### Try it
Set the listing down once more, exactly as given.

### Study material
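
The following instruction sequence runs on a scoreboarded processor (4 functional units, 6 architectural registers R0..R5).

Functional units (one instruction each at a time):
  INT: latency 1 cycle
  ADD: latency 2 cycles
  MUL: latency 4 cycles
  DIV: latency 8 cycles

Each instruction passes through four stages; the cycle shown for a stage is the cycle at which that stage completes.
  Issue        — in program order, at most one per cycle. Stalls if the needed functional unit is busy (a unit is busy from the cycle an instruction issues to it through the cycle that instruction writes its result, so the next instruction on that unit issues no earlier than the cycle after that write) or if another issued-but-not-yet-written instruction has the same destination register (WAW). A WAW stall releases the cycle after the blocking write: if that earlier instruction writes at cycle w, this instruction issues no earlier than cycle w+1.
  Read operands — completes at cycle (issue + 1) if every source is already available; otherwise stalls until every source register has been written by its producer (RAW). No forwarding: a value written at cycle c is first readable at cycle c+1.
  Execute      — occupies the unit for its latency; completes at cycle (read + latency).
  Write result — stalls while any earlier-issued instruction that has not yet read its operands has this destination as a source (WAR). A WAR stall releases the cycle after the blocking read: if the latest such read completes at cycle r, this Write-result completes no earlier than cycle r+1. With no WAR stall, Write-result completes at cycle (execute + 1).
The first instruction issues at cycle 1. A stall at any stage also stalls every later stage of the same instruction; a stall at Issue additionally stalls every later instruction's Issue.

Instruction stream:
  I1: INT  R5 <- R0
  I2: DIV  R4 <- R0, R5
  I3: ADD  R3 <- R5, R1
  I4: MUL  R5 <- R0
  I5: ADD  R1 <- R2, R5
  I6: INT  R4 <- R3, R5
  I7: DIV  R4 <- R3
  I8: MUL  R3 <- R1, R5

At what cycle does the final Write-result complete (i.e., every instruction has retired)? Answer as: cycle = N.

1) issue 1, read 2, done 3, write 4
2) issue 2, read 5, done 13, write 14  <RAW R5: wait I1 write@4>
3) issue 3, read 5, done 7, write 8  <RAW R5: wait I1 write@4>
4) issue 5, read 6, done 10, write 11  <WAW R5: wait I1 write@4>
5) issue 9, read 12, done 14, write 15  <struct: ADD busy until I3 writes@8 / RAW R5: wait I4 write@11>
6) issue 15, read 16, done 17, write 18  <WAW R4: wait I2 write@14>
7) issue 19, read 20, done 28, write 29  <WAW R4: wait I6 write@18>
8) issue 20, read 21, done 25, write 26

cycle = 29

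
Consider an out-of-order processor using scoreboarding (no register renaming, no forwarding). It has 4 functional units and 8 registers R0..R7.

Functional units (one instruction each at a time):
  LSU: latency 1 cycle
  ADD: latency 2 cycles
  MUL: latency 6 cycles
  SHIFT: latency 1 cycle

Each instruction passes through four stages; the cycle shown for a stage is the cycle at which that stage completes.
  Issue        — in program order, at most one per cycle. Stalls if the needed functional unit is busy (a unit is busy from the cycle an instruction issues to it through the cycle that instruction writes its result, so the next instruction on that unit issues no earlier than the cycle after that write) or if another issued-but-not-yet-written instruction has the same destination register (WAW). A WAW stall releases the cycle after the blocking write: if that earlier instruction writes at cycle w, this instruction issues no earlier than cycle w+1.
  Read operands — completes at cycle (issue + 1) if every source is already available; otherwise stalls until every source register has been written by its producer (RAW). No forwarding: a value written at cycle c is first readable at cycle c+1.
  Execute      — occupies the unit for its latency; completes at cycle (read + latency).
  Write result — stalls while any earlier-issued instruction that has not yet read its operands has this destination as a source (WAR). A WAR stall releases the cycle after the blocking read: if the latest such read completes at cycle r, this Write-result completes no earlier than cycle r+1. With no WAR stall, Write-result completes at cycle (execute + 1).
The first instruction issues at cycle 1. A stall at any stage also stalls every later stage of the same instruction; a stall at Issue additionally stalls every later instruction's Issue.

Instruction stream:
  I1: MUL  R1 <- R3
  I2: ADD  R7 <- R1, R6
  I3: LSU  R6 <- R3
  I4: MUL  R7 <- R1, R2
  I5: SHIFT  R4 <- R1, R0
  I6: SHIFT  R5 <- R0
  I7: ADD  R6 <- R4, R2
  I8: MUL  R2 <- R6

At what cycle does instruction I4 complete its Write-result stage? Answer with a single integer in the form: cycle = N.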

### Exercise output
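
The following instruction sequence runs on a scoreboarded processor (4 functional units, 6 architectural registers R0..R5).

Functional units (one instruction each at a time):
  INT: latency 1 cycle
  ADD: latency 2 cycles
  MUL: latency 4 cycles
  DIV: latency 8 cycles

Each instruction passes through four stages; the cycle shown for a stage is the cycle at which that stage completes.
  Issue        — in program order, at most one per cycle. Stalls if the needed functional unit is busy (a unit is busy from the cycle an instruction issues to it through the cycle that instruction writes its result, so the next instruction on that unit issues no earlier than the cycle after that write) or if another issued-but-not-yet-written instruction has the same destination register (WAW). A WAW stall releases the cycle after the blocking write: if that earlier instruction writes at cycle w, this instruction issues no earlier than cycle w+1.
  Read operands — completes at cycle (issue + 1) if every source is already available; otherwise stalls until every source register has been written by its producer (RAW). No forwarding: a value written at cycle c is first readable at cycle c+1.
  Execute      — occupies the unit for its latency; completes at cycle (read + latency).
  Write result — stalls while any earlier-issued instruction that has not yet read its operands has this destination as a source (WAR). A WAR stall releases the cycle after the blocking read: if the latest such read completes at cycle r, this Write-result completes no earlier than cycle r+1. With no WAR stall, Write-result completes at cycle (execute + 1).
The first instruction issues at cycle 1. A stall at any stage also stalls every later stage of the same instruction; a stall at Issue additionally stalls every later instruction's Issue.

Instruction stream:
  I1: INT  R5 <- R0
  I2: DIV  R4 <- R0, R5
  I3: ADD  R3 <- R5, R1
  I4: MUL  R5 <- R0
  I5: ADD  R1 <- R2, R5
  I6: INT  R4 <- R3, R5
  I7: DIV  R4 <- R3
  I8: MUL  R3 <- R1, R5

At what cycle does the final Write-result complete (i.e., every instruction has retired)? Answer as: cycle = N.

1) issue 1, read 2, done 3, write 4
2) issue 2, read 5, done 13, write 14  <RAW R5: wait I1 write@4>
3) issue 3, read 5, done 7, write 8  <RAW R5: wait I1 write@4>
4) issue 5, read 6, done 10, write 11  <WAW R5: wait I1 write@4>
5) issue 9, read 12, done 14, write 15  <struct: ADD busy until I3 writes@8 / RAW R5: wait I4 write@11>
6) issue 15, read 16, done 17, write 18  <WAW R4: wait I2 write@14>
7) issue 19, read 20, done 28, write 29  <WAW R4: wait I6 write@18>
8) issue 20, read 21, done 25, write 26

cycle = 29

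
Consider an out-of-order processor using scoreboarding (no register renaming, no forwarding). It has 4 functional units and 8 registers R0..R7.

Functional units (one instruction each at a time):
  LSU: latency 1 cycle
  ADD: latency 2 cycles
  MUL: latency 6 cycles
  SHIFT: latency 1 cycle

Each instruction passes through four stages; the cycle shown for a stage is the cycle at which that stage completes.
  Issue        — in program order, at most one per cycle. Stalls if the needed functional unit is busy (a unit is busy from the cycle an instruction issues to it through the cycle that instruction writes its result, so the next instruction on that unit issues no earlier than the cycle after that write) or if another issued-but-not-yet-written instruction has the same destination register (WAW). A WAW stall releases the cycle after the blocking write: if that earlier instruction writes at cycle w, this instruction issues no earlier than cycle w+1.
  Read operands — completes at cycle (issue + 1) if every source is already available; otherwise stalls until every source register has been written by its producer (RAW). No forwarding: a value written at cycle c is first readable at cycle c+1.
  Execute      — occupies the unit for its latency; completes at cycle (read + latency).
  Write result — stalls while any earlier-issued instruction that has not yet read its operands has this destination as a source (WAR). A WAR stall releases the cycle after the blocking read: if the latest such read completes at cycle r, this Write-result completes no earlier than cycle r+1. With no WAR stall, Write-result completes at cycle (execute + 1).
The first instruction issues at cycle 1. A stall at any stage also stalls every later stage of the same instruction; a stall at Issue additionally stalls every later instruction's Issue.

Instruction stream:
  I1: MUL  R1 <- R3
  I2: ADD  R7 <- R1, R6
  I3: LSU  R6 <- R3
  I4: MUL  R7 <- R1, R2
  I5: SHIFT  R4 <- R1, R0
  I6: SHIFT  R5 <- R0
  I7: ADD  R6 <- R4, R2
  I8: MUL  R2 <- R6

At what cycle does instruction I4 complete its Write-result stage? Answer with a single integer in the form: cycle = N.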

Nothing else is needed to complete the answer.